▶ [Instructions for the task] Look below for the line containing "P is the triangle". Output it and each remaining line of the entries exactly, and nothing else.

━━━━━━━━━━━━━━━━━━━━━━━━━━━━━━

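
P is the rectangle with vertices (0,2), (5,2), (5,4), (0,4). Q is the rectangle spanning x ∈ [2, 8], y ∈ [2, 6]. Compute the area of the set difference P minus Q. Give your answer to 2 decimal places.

|P∩Q|: x∈[2,5], y∈[2,4] → 3·2 = 6.
|P| = 10.
|P ∖ Q| = |P| − |P∩Q| = 10 − 6 = 4.00.

4.00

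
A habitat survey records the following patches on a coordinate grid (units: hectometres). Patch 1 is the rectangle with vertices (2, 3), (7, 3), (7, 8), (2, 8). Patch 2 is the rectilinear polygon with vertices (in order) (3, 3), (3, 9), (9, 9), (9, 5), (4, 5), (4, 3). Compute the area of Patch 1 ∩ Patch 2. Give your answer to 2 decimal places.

The intersection is the polygon with vertices (7,8), (7,5), (4,5), (4,3), (3,3), (3,8).
By the shoelace formula its area is 14.00.

14.00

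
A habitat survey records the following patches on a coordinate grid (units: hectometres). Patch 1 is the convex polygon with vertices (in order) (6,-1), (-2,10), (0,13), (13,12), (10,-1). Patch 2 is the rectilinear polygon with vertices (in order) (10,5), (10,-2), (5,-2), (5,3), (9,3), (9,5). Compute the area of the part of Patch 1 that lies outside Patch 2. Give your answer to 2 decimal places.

|Patch 1| = 137, |Patch 1∩Patch 2| = 21.3125.
|Patch 1 ∖ Patch 2| = |Patch 1| − |Patch 1∩Patch 2| = 137 − 21.3125 = 115.69.

115.69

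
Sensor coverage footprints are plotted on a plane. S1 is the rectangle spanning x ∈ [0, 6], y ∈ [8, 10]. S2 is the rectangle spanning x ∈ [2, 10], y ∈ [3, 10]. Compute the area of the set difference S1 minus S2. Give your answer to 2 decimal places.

|S1∩S2|: x∈[2,6], y∈[8,10] → 4·2 = 8.
|S1| = 12.
|S1 ∖ S2| = |S1| − |S1∩S2| = 12 − 8 = 4.00.

4.00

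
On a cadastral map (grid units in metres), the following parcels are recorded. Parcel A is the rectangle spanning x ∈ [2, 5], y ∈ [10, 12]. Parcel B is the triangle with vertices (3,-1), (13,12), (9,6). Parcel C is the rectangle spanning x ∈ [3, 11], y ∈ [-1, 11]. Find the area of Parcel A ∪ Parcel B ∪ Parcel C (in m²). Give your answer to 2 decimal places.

By inclusion–exclusion:
Individual areas: |Parcel A| = 6, |Parcel B| = 4, |Parcel C| = 96.
|Parcel A∩Parcel B| = 0.
|Parcel A∩Parcel C|: x∈[3,5], y∈[10,11] → 2·1 = 2.
|Parcel B∩Parcel C| = 3.6.
|Parcel A∩Parcel B∩Parcel C| = 0.
|Parcel A ∪ Parcel B ∪ Parcel C| = 106 − 5.6 + 0 = 100.40.

100.40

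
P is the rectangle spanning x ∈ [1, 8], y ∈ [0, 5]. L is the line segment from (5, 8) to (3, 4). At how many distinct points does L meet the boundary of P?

1

The segment meets the boundary at (3.5,5).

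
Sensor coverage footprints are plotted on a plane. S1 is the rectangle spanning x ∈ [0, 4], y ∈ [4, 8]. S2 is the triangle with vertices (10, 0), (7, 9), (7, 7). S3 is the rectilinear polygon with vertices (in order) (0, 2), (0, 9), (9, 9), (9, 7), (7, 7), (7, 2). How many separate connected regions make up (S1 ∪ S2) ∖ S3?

(S1 ∪ S2) ∖ S3 is a single connected region.

1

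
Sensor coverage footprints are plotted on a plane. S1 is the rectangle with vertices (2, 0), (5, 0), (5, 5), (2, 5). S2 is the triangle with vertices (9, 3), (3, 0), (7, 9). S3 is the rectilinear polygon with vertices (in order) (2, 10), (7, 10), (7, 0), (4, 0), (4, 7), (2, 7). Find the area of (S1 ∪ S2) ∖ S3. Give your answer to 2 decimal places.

17.00

|S1 ∪ S2| = 32.5.
|(S1 ∪ S2) ∩ S3| = 15.5.
|(S1 ∪ S2) ∖ S3| = 32.5 − 15.5 = 17.00.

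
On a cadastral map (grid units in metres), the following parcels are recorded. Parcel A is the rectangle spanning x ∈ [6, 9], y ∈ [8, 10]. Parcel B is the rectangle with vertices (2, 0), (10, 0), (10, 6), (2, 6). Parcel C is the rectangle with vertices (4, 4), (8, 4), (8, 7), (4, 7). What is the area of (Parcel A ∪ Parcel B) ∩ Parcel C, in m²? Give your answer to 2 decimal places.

The region (Parcel A ∪ Parcel B) ∩ Parcel C is the polygon with vertices (8,6), (8,4), (4,4), (4,6).
By the shoelace formula its area is 8.00.

8.00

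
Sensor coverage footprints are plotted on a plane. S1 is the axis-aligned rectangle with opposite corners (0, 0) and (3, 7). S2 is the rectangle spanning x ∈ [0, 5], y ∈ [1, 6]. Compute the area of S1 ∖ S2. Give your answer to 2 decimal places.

6.00

|S1∩S2|: x∈[0,3], y∈[1,6] → 3·5 = 15.
|S1| = 21.
|S1 ∖ S2| = |S1| − |S1∩S2| = 21 − 15 = 6.00.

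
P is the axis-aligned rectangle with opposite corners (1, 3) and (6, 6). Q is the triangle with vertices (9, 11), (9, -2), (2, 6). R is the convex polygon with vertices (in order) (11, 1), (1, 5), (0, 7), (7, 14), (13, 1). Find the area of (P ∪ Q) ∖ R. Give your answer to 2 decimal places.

|P ∪ Q| = 52.4375.
|(P ∪ Q) ∩ R| = 37.9915.
|(P ∪ Q) ∖ R| = 52.4375 − 37.9915 = 14.45.

14.45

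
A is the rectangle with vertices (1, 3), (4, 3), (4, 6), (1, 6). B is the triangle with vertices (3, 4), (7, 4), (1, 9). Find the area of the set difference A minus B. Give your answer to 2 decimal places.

6.20

|A| = 9, |A∩B| = 2.8.
|A ∖ B| = |A| − |A∩B| = 9 − 2.8 = 6.20.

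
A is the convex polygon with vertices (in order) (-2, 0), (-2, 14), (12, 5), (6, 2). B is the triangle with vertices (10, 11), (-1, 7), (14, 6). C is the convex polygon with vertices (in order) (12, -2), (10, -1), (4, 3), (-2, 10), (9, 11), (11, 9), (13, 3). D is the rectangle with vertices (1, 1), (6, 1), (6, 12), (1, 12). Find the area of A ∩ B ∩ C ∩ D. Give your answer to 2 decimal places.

9.45

The intersection is the polygon with vertices (5.316,9.297), (6,8.857), (6,6.533), (1,6.867), (1,7.727).
By the shoelace formula its area is 9.45.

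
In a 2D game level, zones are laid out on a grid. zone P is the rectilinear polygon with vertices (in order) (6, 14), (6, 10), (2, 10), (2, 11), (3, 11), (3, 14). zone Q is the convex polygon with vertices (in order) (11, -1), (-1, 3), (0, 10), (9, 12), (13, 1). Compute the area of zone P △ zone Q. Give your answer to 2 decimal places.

125.39

|zone P| = 13, |zone Q| = 119.5, |zone P∩zone Q| = 3.5556.
|zone P △ zone Q| = |zone P| + |zone Q| − 2·|zone P∩zone Q| = 13 + 119.5 − 7.1111 = 125.39.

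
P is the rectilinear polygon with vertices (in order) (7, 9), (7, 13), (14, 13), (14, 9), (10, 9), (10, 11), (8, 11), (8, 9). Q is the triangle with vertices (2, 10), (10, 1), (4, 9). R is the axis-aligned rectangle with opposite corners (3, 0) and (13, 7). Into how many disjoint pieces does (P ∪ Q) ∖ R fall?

2

(P ∪ Q) ∖ R splits into 2 disjoint pieces (area 24, area 2.5).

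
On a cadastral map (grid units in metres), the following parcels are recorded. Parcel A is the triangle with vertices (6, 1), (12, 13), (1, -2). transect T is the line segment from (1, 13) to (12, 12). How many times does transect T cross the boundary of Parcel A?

2

The segment meets the boundary at (11.522,12.043), (11.312,12.062).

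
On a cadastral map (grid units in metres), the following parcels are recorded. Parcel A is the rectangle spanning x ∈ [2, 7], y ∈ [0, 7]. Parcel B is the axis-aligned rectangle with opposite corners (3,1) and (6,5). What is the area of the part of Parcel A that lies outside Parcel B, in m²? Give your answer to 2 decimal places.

|Parcel A∩Parcel B|: x∈[3,6], y∈[1,5] → 3·4 = 12.
|Parcel A| = 35.
|Parcel A ∖ Parcel B| = |Parcel A| − |Parcel A∩Parcel B| = 35 − 12 = 23.00.

23.00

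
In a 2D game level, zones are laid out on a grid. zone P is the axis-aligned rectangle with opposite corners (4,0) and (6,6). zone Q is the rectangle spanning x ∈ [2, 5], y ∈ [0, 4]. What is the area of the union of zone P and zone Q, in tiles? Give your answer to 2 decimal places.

By inclusion–exclusion:
Individual areas: |zone P| = 12, |zone Q| = 12.
|zone P∩zone Q|: x∈[4,5], y∈[0,4] → 1·4 = 4.
|zone P ∪ zone Q| = 24 − 4 = 20.00.

20.00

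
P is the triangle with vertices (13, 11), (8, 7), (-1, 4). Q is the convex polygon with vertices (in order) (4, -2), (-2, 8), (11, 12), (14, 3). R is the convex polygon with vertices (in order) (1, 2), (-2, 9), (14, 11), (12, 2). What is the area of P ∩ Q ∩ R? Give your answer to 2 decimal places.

The intersection is the polygon with vertices (0.167,4.389), (0.077,4.538), (11.571,10.286), (11.684,9.947), (8,7).
By the shoelace formula its area is 10.11.

10.11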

━━━━━━━━━━━━━━━━━━━━━━━━━━━━━━

▶ [Your solution]
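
P is the triangle with vertices (13, 11), (8, 7), (-1, 4). Q is the convex polygon with vertices (in order) (4, -2), (-2, 8), (11, 12), (14, 3). R is the convex polygon with vertices (in order) (1, 2), (-2, 9), (14, 11), (12, 2). What is the area of P ∩ Q ∩ R? Give your answer to 2 decimal places.

The intersection is the polygon with vertices (0.167,4.389), (0.077,4.538), (11.571,10.286), (11.684,9.947), (8,7).
By the shoelace formula its area is 10.11.

10.11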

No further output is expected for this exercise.